--- Extracted material ---

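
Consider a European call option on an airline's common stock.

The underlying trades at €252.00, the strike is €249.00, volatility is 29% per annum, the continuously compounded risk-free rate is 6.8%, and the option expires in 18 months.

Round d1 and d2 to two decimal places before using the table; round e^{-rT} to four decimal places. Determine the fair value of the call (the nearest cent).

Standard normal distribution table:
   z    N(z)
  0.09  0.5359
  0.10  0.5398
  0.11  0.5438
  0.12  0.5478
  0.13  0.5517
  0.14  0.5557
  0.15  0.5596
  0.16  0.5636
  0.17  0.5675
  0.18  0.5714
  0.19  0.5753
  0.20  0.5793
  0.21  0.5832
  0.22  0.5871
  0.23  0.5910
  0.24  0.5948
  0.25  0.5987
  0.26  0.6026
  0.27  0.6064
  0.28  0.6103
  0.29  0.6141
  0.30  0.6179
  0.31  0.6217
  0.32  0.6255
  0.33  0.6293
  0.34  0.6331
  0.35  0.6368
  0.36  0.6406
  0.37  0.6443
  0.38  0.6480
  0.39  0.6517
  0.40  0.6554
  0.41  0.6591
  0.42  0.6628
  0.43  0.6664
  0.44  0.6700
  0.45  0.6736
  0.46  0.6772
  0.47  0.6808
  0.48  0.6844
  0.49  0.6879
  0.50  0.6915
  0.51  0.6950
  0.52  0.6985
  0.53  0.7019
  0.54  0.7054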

---

Each line that contains the string "call" should be copied from the data above.

_Written answer_.
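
Consider a European call option on an airline's common stock.
Round d1 and d2 to two decimal places before using the table; round e^{-rT} to four decimal places. Determine the fair value of the call (the nearest cent).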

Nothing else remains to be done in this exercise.